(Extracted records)

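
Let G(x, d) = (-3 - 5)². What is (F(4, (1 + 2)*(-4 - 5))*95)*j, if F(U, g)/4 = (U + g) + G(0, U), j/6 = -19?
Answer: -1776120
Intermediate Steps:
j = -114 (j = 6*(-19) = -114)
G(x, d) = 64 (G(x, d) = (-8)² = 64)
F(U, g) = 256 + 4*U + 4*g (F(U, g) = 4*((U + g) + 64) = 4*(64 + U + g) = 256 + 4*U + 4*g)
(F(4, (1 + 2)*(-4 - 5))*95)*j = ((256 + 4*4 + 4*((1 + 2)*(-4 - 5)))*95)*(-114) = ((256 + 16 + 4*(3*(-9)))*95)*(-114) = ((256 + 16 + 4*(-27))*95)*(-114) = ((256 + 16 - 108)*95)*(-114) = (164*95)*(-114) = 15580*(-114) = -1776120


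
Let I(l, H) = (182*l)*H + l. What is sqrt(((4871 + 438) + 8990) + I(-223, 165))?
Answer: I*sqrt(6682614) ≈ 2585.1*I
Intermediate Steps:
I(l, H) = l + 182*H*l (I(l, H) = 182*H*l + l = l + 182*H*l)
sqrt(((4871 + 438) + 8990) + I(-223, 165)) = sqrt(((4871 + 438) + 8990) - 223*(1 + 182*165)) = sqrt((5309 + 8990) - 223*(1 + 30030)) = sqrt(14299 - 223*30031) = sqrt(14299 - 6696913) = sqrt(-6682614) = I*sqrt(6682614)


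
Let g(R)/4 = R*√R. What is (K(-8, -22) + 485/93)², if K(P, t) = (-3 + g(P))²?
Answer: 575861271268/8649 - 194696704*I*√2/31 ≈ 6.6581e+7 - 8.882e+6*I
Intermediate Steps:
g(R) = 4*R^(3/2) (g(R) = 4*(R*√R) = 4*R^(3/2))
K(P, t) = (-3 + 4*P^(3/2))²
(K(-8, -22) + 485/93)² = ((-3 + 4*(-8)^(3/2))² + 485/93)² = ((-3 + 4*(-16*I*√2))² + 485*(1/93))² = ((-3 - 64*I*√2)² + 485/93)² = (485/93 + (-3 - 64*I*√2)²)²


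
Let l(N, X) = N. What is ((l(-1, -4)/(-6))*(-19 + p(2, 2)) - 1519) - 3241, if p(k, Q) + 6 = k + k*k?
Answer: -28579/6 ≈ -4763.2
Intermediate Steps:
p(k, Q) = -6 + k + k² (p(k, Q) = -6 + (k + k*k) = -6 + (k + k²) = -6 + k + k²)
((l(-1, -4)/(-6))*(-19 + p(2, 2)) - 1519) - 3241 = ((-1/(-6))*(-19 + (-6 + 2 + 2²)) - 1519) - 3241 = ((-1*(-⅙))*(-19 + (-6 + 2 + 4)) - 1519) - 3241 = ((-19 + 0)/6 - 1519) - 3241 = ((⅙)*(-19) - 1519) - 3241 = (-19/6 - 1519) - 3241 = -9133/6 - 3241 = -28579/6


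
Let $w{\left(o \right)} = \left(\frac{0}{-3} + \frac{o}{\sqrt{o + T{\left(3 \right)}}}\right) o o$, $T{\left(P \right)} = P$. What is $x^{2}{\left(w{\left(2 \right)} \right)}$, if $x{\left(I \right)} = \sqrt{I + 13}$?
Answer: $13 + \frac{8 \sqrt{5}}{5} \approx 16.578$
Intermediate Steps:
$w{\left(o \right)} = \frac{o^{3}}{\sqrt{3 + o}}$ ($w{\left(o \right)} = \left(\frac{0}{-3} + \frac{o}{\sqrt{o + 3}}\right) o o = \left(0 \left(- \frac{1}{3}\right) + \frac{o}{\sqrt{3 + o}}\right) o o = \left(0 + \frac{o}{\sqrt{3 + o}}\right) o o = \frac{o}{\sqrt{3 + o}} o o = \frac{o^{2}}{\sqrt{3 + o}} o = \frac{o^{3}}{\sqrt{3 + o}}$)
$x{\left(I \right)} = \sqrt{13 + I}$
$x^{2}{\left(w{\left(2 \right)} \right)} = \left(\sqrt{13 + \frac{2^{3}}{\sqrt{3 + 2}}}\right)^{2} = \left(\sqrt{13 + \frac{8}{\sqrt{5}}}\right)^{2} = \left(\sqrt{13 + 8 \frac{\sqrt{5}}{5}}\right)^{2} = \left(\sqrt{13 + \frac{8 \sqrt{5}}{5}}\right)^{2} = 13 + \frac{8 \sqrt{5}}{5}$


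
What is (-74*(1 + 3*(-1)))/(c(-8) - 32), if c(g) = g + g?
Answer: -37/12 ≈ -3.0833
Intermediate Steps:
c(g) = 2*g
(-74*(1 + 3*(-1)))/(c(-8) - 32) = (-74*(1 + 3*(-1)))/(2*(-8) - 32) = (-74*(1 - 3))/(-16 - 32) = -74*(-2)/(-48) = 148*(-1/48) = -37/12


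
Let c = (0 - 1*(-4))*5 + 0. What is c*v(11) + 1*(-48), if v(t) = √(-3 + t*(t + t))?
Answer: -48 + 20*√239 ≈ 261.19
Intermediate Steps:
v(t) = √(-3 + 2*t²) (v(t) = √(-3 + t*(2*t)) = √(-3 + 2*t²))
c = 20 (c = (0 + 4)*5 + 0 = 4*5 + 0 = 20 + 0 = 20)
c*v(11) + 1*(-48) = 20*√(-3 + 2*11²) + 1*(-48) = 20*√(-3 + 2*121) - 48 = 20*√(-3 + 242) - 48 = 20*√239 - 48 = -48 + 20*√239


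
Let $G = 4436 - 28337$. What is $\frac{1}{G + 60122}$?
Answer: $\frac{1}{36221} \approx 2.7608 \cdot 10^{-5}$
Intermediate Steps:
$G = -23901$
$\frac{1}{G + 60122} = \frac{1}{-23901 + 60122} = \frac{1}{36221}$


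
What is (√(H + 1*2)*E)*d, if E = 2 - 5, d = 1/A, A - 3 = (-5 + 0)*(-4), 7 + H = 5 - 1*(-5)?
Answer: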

§ **TASK TO CARRY OUT**
Show all lines above containing "Answer".

§ **TASK OUTPUT**
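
Answer: -1776120
Answer: I*sqrt(6682614) ≈ 2585.1*I
Answer: 575861271268/8649 - 194696704*I*√2/31 ≈ 6.6581e+7 - 8.882e+6*I
Answer: -28579/6 ≈ -4763.2
Answer: $13 + \frac{8 \sqrt{5}}{5} \approx 16.578$
Answer: -37/12 ≈ -3.0833
Answer: -48 + 20*√239 ≈ 261.19
Answer: $\frac{1}{36221} \approx 2.7608 \cdot 10^{-5}$
Answer: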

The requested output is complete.